> [REQUIRED WORK]: The output must reproduce each line of the data word for word.
────────
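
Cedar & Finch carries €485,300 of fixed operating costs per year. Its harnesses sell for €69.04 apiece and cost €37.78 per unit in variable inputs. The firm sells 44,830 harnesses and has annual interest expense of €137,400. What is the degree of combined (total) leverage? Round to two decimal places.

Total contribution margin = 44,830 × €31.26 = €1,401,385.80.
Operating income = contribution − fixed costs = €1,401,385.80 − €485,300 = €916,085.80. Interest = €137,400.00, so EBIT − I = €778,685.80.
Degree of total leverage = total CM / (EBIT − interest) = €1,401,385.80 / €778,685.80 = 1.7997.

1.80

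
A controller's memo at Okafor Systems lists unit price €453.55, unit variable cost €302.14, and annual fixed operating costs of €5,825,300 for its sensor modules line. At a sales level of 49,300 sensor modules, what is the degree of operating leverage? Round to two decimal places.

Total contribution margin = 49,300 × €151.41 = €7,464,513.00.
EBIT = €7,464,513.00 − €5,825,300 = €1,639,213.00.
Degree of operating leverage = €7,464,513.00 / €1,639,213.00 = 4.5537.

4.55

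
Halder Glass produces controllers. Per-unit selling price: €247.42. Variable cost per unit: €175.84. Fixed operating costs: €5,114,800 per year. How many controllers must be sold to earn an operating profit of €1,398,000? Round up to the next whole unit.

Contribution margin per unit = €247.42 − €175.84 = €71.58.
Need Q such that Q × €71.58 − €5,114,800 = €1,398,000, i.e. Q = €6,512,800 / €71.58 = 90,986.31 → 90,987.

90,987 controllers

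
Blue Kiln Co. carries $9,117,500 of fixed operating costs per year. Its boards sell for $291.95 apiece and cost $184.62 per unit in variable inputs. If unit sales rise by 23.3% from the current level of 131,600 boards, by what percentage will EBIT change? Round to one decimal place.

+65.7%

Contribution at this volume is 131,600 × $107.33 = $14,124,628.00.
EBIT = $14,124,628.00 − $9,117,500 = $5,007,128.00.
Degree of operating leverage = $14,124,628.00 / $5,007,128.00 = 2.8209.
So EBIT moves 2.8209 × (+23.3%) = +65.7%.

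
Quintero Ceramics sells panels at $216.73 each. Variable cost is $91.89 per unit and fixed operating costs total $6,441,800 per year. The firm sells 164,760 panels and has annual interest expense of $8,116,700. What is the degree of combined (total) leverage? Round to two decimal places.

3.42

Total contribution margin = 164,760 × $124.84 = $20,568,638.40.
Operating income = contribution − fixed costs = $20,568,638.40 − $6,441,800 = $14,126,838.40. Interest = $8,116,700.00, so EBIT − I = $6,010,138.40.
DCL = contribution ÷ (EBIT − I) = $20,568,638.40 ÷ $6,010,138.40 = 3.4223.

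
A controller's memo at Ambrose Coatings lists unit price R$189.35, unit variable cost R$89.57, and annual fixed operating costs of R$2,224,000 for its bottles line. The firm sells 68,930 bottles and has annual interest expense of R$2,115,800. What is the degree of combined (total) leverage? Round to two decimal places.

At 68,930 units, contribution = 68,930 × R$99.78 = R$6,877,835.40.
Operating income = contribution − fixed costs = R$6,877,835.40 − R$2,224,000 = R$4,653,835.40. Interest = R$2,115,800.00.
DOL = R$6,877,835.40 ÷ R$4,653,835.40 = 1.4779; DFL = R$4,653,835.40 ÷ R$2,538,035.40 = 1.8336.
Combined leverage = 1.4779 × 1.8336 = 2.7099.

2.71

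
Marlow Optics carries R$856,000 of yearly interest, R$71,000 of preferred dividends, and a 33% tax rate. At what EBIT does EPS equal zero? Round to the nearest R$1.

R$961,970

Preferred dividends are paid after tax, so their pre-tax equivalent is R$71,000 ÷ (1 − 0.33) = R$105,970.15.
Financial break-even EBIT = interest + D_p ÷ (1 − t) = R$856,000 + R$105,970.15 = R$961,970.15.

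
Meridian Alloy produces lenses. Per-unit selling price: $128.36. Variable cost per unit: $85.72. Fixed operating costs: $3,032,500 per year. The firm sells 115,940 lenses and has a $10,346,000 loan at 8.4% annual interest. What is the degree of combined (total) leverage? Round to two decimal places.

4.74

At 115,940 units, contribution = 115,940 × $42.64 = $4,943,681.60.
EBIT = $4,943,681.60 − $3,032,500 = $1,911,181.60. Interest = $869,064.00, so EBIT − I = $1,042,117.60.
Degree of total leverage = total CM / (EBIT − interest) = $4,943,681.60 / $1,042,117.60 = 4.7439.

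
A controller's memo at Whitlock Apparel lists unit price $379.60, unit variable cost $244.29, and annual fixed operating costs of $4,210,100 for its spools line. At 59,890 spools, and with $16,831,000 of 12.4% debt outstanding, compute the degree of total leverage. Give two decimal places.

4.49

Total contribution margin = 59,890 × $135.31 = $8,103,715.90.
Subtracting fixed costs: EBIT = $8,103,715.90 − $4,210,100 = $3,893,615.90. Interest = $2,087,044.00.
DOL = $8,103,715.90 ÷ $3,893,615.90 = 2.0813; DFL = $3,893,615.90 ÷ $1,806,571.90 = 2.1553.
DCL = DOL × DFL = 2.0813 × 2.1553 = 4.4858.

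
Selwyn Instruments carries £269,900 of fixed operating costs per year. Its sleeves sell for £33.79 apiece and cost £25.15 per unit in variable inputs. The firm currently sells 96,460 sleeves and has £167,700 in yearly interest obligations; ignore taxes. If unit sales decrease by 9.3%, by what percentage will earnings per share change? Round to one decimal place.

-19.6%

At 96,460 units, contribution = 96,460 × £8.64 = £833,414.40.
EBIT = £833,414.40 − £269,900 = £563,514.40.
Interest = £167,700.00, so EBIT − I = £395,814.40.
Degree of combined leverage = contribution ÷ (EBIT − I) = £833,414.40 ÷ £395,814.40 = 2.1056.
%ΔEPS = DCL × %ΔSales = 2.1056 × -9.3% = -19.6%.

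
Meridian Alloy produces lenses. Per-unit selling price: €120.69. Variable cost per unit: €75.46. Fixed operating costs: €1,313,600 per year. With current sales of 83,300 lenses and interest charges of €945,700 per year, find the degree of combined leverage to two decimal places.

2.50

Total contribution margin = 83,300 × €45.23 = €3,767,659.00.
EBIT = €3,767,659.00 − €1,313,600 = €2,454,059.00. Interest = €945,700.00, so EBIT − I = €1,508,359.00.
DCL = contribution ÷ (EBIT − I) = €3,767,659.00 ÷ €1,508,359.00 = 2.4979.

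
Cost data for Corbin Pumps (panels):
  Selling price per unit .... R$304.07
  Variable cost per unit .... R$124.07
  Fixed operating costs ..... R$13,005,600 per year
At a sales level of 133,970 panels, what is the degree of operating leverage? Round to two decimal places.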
────────
> [RESPONSE BOX]:
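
Cedar & Finch carries €485,300 of fixed operating costs per year. Its harnesses sell for €69.04 apiece and cost €37.78 per unit in variable inputs. The firm sells 44,830 harnesses and has annual interest expense of €137,400. What is the degree of combined (total) leverage? Round to two decimal places.

Total contribution margin = 44,830 × €31.26 = €1,401,385.80.
Operating income = contribution − fixed costs = €1,401,385.80 − €485,300 = €916,085.80. Interest = €137,400.00, so EBIT − I = €778,685.80.
Degree of total leverage = total CM / (EBIT − interest) = €1,401,385.80 / €778,685.80 = 1.7997.

1.80

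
A controller's memo at Okafor Systems lists unit price €453.55, unit variable cost €302.14, and annual fixed operating costs of €5,825,300 for its sensor modules line. At a sales level of 49,300 sensor modules, what is the degree of operating leverage? Round to two decimal places.

Total contribution margin = 49,300 × €151.41 = €7,464,513.00.
EBIT = €7,464,513.00 − €5,825,300 = €1,639,213.00.
Degree of operating leverage = €7,464,513.00 / €1,639,213.00 = 4.5537.

4.55

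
Halder Glass produces controllers. Per-unit selling price: €247.42. Variable cost per unit: €175.84. Fixed operating costs: €5,114,800 per year. How many controllers must be sold to earn an operating profit of €1,398,000? Round up to the next whole unit.

Contribution margin per unit = €247.42 − €175.84 = €71.58.
Need Q such that Q × €71.58 − €5,114,800 = €1,398,000, i.e. Q = €6,512,800 / €71.58 = 90,986.31 → 90,987.

90,987 controllers

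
Blue Kiln Co. carries $9,117,500 of fixed operating costs per year. Its boards sell for $291.95 apiece and cost $184.62 per unit in variable inputs. If unit sales rise by 23.3% from the current level of 131,600 boards, by what percentage will EBIT change? Round to one decimal place.

+65.7%

Contribution at this volume is 131,600 × $107.33 = $14,124,628.00.
EBIT = $14,124,628.00 − $9,117,500 = $5,007,128.00.
Degree of operating leverage = $14,124,628.00 / $5,007,128.00 = 2.8209.
So EBIT moves 2.8209 × (+23.3%) = +65.7%.

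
Quintero Ceramics sells panels at $216.73 each. Variable cost is $91.89 per unit and fixed operating costs total $6,441,800 per year. The firm sells 164,760 panels and has annual interest expense of $8,116,700. What is the degree of combined (total) leverage? Round to two decimal places.

3.42

Total contribution margin = 164,760 × $124.84 = $20,568,638.40.
Operating income = contribution − fixed costs = $20,568,638.40 − $6,441,800 = $14,126,838.40. Interest = $8,116,700.00, so EBIT − I = $6,010,138.40.
DCL = contribution ÷ (EBIT − I) = $20,568,638.40 ÷ $6,010,138.40 = 3.4223.

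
A controller's memo at Ambrose Coatings lists unit price R$189.35, unit variable cost R$89.57, and annual fixed operating costs of R$2,224,000 for its bottles line. The firm sells 68,930 bottles and has annual interest expense of R$2,115,800. What is the degree of combined (total) leverage? Round to two decimal places.

At 68,930 units, contribution = 68,930 × R$99.78 = R$6,877,835.40.
Operating income = contribution − fixed costs = R$6,877,835.40 − R$2,224,000 = R$4,653,835.40. Interest = R$2,115,800.00.
DOL = R$6,877,835.40 ÷ R$4,653,835.40 = 1.4779; DFL = R$4,653,835.40 ÷ R$2,538,035.40 = 1.8336.
Combined leverage = 1.4779 × 1.8336 = 2.7099.

2.71

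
Marlow Optics carries R$856,000 of yearly interest, R$71,000 of preferred dividends, and a 33% tax rate. At what EBIT does EPS equal zero? Round to the nearest R$1.

R$961,970

Preferred dividends are paid after tax, so their pre-tax equivalent is R$71,000 ÷ (1 − 0.33) = R$105,970.15.
Financial break-even EBIT = interest + D_p ÷ (1 − t) = R$856,000 + R$105,970.15 = R$961,970.15.

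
Meridian Alloy produces lenses. Per-unit selling price: $128.36. Variable cost per unit: $85.72. Fixed operating costs: $3,032,500 per year. The firm sells 115,940 lenses and has a $10,346,000 loan at 8.4% annual interest. What is the degree of combined (total) leverage? Round to two decimal places.

4.74

At 115,940 units, contribution = 115,940 × $42.64 = $4,943,681.60.
EBIT = $4,943,681.60 − $3,032,500 = $1,911,181.60. Interest = $869,064.00, so EBIT − I = $1,042,117.60.
Degree of total leverage = total CM / (EBIT − interest) = $4,943,681.60 / $1,042,117.60 = 4.7439.

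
A controller's memo at Whitlock Apparel lists unit price $379.60, unit variable cost $244.29, and annual fixed operating costs of $4,210,100 for its spools line. At 59,890 spools, and with $16,831,000 of 12.4% debt outstanding, compute the degree of total leverage. Give two decimal places.

4.49

Total contribution margin = 59,890 × $135.31 = $8,103,715.90.
Subtracting fixed costs: EBIT = $8,103,715.90 − $4,210,100 = $3,893,615.90. Interest = $2,087,044.00.
DOL = $8,103,715.90 ÷ $3,893,615.90 = 2.0813; DFL = $3,893,615.90 ÷ $1,806,571.90 = 2.1553.
DCL = DOL × DFL = 2.0813 × 2.1553 = 4.4858.

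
Selwyn Instruments carries £269,900 of fixed operating costs per year. Its sleeves sell for £33.79 apiece and cost £25.15 per unit in variable inputs. The firm currently sells 96,460 sleeves and has £167,700 in yearly interest obligations; ignore taxes. If unit sales decrease by 9.3%, by what percentage will earnings per share change? Round to one decimal place.

-19.6%

At 96,460 units, contribution = 96,460 × £8.64 = £833,414.40.
EBIT = £833,414.40 − £269,900 = £563,514.40.
Interest = £167,700.00, so EBIT − I = £395,814.40.
Degree of combined leverage = contribution ÷ (EBIT − I) = £833,414.40 ÷ £395,814.40 = 2.1056.
%ΔEPS = DCL × %ΔSales = 2.1056 × -9.3% = -19.6%.

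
Meridian Alloy produces lenses. Per-unit selling price: €120.69. Variable cost per unit: €75.46. Fixed operating costs: €1,313,600 per year. With current sales of 83,300 lenses and interest charges of €945,700 per year, find the degree of combined leverage to two decimal places.

2.50

Total contribution margin = 83,300 × €45.23 = €3,767,659.00.
EBIT = €3,767,659.00 − €1,313,600 = €2,454,059.00. Interest = €945,700.00, so EBIT − I = €1,508,359.00.
DCL = contribution ÷ (EBIT − I) = €3,767,659.00 ÷ €1,508,359.00 = 2.4979.

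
Cost data for Corbin Pumps (panels):
  Selling price per unit .... R$304.07
  Variable cost per unit .... R$124.07
  Fixed operating costs ..... R$13,005,600 per year
At a sales level of 133,970 panels, what is the degree of operating leverage? Round to two decimal places.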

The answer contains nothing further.